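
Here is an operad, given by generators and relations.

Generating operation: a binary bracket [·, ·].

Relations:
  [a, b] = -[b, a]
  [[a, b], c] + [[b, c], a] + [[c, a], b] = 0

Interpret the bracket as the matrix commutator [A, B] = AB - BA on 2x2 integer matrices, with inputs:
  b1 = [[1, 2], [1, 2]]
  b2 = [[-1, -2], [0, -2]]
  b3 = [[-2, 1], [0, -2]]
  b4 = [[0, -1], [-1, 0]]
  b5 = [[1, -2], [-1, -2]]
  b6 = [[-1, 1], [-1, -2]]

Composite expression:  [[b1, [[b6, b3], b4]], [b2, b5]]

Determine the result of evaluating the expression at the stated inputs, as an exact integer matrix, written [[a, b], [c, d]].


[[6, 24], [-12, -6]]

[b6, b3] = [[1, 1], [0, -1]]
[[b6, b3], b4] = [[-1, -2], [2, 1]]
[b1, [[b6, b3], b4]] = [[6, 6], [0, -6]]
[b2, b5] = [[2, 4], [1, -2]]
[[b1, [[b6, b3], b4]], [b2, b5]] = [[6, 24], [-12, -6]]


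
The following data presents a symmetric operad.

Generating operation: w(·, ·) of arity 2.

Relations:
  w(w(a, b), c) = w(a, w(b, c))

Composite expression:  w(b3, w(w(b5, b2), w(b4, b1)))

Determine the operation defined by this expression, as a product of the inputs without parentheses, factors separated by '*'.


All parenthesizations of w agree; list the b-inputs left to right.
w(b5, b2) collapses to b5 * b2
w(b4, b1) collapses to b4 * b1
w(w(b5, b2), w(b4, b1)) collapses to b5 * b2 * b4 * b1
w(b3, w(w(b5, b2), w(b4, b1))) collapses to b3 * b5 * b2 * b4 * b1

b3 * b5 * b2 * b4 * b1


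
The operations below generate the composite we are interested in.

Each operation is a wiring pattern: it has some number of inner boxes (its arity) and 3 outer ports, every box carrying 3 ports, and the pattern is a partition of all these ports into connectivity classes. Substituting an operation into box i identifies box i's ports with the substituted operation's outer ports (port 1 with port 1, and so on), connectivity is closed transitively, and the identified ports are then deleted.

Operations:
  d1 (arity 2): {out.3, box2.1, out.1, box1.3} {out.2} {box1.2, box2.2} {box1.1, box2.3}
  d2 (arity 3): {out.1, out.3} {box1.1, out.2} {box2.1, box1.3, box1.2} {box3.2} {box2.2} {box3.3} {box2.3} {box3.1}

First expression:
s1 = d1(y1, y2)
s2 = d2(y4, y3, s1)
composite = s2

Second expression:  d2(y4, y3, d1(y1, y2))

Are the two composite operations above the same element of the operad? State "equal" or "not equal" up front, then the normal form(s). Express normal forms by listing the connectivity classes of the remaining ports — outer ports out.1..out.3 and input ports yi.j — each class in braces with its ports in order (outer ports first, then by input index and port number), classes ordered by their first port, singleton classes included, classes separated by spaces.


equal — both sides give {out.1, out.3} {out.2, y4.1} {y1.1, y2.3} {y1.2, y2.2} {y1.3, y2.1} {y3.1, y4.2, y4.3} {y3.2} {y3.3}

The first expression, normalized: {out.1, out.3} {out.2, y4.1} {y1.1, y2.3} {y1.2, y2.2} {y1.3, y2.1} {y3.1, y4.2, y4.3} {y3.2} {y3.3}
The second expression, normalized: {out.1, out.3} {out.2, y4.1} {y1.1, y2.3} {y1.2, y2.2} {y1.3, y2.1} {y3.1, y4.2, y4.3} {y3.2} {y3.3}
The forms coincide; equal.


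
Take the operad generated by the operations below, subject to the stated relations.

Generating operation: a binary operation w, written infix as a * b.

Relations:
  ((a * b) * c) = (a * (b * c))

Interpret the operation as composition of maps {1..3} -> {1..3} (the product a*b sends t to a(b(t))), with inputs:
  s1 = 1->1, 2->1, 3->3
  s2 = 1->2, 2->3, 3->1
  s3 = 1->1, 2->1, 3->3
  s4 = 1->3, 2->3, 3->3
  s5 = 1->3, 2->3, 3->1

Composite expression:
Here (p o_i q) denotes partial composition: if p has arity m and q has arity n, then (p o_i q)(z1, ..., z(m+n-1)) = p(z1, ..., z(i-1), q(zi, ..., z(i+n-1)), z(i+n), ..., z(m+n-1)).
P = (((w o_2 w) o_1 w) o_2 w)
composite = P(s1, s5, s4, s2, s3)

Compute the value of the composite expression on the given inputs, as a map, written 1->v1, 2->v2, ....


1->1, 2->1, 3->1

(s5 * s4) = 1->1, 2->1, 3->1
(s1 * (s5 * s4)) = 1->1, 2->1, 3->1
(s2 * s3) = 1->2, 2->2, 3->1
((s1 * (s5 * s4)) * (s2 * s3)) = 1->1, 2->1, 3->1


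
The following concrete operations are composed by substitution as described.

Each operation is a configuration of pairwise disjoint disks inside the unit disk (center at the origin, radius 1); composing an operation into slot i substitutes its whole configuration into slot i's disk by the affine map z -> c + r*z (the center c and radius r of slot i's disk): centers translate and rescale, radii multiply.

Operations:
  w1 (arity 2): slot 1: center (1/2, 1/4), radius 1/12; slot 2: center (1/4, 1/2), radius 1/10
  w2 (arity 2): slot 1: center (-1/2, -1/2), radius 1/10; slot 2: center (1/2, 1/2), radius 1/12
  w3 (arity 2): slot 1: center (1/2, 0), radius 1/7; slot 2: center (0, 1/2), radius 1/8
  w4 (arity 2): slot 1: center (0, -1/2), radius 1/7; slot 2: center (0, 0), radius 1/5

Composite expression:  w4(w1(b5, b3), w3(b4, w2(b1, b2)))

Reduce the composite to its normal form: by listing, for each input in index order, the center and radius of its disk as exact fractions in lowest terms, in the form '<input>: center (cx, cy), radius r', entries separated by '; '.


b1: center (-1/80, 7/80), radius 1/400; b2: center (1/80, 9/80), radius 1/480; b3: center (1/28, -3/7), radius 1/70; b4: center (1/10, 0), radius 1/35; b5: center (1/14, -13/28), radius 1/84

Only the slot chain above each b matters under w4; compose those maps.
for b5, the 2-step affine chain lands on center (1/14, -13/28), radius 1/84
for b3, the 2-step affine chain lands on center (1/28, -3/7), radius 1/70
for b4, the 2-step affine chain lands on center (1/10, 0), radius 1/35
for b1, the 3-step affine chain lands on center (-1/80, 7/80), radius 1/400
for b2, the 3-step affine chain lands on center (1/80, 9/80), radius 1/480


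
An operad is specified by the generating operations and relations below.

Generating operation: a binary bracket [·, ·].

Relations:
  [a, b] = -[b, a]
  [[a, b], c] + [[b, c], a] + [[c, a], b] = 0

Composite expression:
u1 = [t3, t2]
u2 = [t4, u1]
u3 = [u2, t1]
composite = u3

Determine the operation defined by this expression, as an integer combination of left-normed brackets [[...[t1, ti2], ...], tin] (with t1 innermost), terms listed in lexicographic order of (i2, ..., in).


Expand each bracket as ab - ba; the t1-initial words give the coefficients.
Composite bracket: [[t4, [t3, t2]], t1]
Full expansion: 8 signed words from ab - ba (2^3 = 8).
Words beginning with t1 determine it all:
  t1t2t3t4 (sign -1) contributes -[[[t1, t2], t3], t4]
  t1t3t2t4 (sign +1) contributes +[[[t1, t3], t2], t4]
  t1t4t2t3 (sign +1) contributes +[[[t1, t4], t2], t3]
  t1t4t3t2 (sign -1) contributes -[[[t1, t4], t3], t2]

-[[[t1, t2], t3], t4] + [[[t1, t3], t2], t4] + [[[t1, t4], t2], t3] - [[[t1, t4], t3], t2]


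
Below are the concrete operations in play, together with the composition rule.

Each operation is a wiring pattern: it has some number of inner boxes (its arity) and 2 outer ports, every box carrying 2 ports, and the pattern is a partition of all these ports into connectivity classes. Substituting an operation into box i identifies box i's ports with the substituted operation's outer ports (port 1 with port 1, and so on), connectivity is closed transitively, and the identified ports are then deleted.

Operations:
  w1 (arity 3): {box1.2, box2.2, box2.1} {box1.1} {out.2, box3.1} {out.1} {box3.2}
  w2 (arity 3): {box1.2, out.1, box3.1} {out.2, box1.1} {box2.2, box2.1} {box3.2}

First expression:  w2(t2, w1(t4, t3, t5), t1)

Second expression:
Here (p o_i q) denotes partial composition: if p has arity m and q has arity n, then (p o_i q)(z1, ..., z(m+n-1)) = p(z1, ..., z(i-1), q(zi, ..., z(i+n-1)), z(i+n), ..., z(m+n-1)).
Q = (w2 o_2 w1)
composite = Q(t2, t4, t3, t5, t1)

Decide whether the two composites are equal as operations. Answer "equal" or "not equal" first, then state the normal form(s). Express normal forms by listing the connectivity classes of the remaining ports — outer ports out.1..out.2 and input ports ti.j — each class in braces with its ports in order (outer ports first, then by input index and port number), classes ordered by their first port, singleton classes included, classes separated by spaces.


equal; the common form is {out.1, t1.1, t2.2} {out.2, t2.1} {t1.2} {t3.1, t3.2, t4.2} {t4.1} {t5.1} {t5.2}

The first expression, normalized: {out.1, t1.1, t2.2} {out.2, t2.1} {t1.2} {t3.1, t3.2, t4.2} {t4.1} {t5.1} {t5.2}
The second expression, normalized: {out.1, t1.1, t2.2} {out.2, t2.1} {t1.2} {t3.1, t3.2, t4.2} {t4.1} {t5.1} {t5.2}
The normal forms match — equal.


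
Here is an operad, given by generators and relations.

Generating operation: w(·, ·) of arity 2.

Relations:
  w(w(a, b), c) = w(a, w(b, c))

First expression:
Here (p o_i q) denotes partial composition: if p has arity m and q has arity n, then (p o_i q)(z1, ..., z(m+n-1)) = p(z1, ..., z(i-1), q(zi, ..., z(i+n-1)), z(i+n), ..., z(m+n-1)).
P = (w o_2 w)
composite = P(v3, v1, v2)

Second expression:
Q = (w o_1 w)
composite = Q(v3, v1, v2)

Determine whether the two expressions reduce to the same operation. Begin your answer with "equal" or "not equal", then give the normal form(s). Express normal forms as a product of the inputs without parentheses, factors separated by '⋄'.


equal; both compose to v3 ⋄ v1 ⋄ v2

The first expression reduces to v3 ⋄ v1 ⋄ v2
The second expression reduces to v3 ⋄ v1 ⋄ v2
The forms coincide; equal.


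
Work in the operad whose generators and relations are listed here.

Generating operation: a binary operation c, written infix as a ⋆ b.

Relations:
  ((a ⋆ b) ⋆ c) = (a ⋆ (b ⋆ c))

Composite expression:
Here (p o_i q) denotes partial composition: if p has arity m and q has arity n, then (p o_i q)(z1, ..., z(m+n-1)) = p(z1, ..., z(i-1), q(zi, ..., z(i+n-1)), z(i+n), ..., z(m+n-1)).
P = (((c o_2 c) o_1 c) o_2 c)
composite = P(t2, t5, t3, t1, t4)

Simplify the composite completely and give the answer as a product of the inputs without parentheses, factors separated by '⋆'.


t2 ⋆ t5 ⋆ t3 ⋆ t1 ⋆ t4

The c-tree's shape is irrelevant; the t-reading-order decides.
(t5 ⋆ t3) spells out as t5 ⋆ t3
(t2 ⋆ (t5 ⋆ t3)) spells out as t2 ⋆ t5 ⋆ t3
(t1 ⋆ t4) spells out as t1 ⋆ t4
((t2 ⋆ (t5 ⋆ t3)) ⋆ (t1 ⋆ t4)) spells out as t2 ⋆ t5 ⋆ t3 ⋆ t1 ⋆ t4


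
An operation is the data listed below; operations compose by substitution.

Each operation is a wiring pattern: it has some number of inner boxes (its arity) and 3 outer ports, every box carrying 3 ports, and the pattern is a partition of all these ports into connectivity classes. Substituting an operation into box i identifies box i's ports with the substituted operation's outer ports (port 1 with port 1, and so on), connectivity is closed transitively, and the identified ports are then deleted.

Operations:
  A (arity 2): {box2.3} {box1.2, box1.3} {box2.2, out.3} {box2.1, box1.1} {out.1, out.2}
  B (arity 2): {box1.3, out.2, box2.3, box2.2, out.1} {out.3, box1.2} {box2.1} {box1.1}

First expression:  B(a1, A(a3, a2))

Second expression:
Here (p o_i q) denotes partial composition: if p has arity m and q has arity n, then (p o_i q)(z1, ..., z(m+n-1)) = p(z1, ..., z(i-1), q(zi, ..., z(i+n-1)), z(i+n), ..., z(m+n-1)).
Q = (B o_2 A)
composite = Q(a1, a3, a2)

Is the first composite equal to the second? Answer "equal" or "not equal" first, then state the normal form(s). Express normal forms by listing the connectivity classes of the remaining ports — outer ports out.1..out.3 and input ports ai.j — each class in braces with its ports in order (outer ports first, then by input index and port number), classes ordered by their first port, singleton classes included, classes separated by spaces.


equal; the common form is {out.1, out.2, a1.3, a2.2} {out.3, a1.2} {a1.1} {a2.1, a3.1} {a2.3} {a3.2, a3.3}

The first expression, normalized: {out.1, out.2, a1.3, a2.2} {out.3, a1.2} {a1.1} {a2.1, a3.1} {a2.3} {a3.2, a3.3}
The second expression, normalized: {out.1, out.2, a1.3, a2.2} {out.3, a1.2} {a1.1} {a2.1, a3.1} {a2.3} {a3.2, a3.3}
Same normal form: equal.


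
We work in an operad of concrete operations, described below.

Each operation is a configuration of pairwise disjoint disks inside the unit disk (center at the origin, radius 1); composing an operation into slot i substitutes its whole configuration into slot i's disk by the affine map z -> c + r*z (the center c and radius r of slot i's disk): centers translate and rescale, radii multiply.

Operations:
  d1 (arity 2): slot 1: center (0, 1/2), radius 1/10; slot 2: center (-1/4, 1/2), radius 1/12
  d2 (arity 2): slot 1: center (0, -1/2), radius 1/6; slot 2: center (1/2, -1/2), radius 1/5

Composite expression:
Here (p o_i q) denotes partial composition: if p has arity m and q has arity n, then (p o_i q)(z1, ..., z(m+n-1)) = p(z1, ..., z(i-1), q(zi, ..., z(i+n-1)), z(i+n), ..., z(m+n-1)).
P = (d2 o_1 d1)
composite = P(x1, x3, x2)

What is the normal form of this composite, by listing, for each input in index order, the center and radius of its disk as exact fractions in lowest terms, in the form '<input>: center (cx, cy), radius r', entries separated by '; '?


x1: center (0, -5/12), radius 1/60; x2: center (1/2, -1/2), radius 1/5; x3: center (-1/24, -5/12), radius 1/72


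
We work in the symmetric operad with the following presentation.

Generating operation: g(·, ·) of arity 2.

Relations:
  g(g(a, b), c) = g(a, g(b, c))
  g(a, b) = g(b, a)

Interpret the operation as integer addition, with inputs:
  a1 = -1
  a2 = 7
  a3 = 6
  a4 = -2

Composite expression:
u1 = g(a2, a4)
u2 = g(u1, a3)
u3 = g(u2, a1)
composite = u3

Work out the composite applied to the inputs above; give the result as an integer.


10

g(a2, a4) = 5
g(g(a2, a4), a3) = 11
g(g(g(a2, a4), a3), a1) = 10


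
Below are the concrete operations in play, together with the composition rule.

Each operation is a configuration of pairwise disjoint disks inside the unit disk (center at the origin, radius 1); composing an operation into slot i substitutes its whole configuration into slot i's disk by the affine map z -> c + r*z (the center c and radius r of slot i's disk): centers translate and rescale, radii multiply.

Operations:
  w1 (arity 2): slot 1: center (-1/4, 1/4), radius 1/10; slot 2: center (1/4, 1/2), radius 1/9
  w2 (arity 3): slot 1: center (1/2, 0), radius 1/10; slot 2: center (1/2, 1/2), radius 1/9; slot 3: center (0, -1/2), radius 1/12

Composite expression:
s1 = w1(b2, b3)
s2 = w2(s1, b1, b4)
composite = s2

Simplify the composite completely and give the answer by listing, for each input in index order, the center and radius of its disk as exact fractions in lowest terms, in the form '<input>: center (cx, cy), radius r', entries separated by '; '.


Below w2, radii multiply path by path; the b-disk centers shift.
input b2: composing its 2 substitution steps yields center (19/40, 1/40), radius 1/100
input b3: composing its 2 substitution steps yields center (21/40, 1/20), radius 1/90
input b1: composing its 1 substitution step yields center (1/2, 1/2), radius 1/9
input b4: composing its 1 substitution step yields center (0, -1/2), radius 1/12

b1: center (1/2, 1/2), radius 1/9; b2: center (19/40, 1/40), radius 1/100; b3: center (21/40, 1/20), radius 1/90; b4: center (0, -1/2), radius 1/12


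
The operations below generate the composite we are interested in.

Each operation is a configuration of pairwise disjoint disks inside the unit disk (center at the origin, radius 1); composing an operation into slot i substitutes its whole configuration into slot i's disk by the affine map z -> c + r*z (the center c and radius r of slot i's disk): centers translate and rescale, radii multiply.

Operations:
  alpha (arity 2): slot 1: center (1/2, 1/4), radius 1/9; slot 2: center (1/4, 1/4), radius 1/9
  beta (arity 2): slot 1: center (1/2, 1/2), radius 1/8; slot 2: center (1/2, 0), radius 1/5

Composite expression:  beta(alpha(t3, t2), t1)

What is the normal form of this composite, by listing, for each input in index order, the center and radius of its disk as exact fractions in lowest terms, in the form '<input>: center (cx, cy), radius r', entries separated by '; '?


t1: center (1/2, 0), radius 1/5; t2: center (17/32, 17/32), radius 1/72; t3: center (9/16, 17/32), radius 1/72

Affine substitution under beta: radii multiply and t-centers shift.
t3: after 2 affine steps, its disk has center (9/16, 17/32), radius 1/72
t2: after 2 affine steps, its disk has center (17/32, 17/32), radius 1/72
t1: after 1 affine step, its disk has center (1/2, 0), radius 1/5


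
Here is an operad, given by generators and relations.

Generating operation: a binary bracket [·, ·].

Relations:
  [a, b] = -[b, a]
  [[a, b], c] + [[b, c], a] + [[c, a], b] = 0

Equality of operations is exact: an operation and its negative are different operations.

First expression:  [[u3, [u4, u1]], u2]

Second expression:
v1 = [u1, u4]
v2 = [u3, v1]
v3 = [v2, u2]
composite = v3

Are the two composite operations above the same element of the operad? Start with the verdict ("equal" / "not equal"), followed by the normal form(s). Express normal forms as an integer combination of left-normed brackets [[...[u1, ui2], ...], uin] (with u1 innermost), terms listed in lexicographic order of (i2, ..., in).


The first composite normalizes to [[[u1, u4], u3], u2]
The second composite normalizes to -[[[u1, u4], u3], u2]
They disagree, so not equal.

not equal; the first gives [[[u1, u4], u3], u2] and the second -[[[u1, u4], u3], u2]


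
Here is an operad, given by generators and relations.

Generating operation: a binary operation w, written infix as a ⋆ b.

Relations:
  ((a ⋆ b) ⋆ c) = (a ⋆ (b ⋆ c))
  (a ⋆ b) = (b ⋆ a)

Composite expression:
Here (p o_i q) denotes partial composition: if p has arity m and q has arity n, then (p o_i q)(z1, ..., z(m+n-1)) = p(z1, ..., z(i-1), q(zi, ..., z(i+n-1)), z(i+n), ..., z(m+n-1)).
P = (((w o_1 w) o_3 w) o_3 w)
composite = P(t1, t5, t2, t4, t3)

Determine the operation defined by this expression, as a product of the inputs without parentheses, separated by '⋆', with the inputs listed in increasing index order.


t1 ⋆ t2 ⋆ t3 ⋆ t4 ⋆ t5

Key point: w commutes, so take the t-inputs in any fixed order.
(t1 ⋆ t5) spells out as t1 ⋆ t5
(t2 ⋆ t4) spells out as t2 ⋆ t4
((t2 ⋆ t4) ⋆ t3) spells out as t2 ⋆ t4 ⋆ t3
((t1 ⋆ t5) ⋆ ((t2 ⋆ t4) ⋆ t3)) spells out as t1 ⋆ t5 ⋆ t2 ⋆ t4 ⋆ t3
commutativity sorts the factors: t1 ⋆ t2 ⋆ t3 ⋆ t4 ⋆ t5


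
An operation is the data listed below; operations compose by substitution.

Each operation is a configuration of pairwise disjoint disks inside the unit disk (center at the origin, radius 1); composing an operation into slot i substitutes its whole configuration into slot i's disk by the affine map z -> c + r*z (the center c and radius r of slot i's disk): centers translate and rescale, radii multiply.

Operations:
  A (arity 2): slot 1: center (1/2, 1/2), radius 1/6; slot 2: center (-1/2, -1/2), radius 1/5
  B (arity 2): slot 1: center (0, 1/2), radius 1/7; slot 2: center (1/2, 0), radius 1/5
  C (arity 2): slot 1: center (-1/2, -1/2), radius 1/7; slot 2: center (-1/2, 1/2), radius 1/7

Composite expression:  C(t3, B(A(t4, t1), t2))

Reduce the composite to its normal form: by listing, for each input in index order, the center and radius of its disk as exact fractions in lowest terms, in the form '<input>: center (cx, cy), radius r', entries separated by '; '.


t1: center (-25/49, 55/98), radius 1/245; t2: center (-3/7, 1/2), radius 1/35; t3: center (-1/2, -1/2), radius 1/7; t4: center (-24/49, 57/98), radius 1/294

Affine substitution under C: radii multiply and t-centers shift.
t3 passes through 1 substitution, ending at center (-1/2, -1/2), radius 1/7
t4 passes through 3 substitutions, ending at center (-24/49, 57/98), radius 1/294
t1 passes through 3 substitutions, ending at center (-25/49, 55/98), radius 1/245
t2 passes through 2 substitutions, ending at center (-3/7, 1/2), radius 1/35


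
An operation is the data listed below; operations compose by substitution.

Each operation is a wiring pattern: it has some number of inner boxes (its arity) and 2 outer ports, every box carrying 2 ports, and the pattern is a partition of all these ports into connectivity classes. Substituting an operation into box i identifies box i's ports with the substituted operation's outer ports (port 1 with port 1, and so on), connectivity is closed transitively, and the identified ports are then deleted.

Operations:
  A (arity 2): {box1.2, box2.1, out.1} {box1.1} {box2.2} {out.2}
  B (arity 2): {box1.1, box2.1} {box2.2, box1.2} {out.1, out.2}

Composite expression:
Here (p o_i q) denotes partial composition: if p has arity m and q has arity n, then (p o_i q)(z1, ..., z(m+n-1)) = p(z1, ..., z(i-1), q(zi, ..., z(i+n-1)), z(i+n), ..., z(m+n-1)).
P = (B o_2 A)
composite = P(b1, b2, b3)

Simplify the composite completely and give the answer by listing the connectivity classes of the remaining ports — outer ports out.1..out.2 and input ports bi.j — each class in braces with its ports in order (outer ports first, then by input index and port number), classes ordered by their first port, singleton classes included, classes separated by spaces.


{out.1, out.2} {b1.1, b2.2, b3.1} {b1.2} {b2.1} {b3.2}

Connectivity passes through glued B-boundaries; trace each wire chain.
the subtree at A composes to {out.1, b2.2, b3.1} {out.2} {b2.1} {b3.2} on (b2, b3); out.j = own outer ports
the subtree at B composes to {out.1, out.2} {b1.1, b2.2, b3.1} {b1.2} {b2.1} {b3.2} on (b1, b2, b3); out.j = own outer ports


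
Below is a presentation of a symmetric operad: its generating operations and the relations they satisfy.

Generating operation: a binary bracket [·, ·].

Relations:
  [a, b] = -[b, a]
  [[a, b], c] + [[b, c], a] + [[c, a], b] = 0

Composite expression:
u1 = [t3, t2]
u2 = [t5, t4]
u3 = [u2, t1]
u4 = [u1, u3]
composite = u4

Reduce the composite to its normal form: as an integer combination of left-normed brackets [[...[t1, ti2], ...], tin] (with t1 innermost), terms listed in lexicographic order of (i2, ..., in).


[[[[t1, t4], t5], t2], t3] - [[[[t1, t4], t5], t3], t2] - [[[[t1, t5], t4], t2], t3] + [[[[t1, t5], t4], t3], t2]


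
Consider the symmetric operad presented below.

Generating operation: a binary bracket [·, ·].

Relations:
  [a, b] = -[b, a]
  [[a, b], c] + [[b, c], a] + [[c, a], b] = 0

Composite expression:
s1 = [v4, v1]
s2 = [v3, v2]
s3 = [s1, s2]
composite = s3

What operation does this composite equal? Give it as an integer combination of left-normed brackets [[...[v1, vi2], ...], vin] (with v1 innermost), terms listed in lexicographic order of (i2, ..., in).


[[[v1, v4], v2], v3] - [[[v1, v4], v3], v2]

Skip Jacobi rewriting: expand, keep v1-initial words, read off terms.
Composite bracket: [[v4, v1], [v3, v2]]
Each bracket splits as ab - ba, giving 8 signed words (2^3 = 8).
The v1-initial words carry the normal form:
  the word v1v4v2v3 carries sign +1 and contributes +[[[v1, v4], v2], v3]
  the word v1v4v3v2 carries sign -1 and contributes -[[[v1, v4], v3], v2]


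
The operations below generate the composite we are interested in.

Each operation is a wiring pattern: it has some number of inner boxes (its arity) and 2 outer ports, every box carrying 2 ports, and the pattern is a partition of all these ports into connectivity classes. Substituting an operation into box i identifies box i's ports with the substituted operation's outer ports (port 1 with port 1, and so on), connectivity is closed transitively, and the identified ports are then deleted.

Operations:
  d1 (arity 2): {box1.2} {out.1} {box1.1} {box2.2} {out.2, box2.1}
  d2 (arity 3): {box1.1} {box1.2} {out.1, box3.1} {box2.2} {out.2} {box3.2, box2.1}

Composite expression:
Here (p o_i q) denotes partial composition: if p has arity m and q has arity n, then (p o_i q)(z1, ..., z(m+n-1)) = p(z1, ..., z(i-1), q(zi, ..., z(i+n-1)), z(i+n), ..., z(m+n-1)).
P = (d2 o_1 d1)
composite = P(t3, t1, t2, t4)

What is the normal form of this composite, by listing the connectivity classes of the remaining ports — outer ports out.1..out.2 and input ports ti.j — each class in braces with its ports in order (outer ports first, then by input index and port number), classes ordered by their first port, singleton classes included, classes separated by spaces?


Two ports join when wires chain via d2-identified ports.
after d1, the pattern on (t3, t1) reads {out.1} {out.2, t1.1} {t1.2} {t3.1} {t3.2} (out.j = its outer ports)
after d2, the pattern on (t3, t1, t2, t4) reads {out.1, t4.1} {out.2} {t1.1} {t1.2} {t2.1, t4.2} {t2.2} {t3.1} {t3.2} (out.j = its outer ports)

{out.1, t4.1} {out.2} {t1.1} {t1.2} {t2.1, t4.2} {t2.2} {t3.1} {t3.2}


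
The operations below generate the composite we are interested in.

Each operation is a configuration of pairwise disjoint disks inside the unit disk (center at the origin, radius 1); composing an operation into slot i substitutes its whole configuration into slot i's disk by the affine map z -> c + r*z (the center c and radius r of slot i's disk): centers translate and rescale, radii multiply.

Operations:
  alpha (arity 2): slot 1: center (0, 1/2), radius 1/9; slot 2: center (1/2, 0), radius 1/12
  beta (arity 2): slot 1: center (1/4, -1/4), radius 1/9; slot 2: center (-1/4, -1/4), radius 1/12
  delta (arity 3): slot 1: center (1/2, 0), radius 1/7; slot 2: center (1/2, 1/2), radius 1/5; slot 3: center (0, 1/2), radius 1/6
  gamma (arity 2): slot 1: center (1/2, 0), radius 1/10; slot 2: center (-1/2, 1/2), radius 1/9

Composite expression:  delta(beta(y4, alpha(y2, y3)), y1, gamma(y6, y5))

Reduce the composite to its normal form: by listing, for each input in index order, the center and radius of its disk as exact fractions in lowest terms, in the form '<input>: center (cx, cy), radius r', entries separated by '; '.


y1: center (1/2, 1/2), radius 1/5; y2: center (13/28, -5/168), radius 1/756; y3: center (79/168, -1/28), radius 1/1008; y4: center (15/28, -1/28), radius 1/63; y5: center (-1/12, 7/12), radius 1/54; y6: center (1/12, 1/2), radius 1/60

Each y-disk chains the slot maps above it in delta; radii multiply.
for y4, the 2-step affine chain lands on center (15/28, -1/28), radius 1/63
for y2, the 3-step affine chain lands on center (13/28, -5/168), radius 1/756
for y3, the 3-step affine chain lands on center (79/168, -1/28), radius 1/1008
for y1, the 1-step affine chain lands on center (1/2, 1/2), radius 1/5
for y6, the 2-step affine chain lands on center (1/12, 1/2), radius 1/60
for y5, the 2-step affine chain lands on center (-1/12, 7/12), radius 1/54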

§ **WHAT YOU WILL DO**
Given the records above, return exactly the lines starting at the line containing "composite = Q(t2, t4, t3, t5, t1)" and ending at the line containing "composite = Q(v3, v1, v2)", including both.

§ **SOLUTION**
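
composite = Q(t2, t4, t3, t5, t1)

Decide whether the two composites are equal as operations. Answer "equal" or "not equal" first, then state the normal form(s). Express normal forms by listing the connectivity classes of the remaining ports — outer ports out.1..out.2 and input ports ti.j — each class in braces with its ports in order (outer ports first, then by input index and port number), classes ordered by their first port, singleton classes included, classes separated by spaces.


equal; the common form is {out.1, t1.1, t2.2} {out.2, t2.1} {t1.2} {t3.1, t3.2, t4.2} {t4.1} {t5.1} {t5.2}

The first expression, normalized: {out.1, t1.1, t2.2} {out.2, t2.1} {t1.2} {t3.1, t3.2, t4.2} {t4.1} {t5.1} {t5.2}
The second expression, normalized: {out.1, t1.1, t2.2} {out.2, t2.1} {t1.2} {t3.1, t3.2, t4.2} {t4.1} {t5.1} {t5.2}
The normal forms match — equal.


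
Here is an operad, given by generators and relations.

Generating operation: w(·, ·) of arity 2.

Relations:
  w(w(a, b), c) = w(a, w(b, c))

First expression:
Here (p o_i q) denotes partial composition: if p has arity m and q has arity n, then (p o_i q)(z1, ..., z(m+n-1)) = p(z1, ..., z(i-1), q(zi, ..., z(i+n-1)), z(i+n), ..., z(m+n-1)).
P = (w o_2 w)
composite = P(v3, v1, v2)

Second expression:
Q = (w o_1 w)
composite = Q(v3, v1, v2)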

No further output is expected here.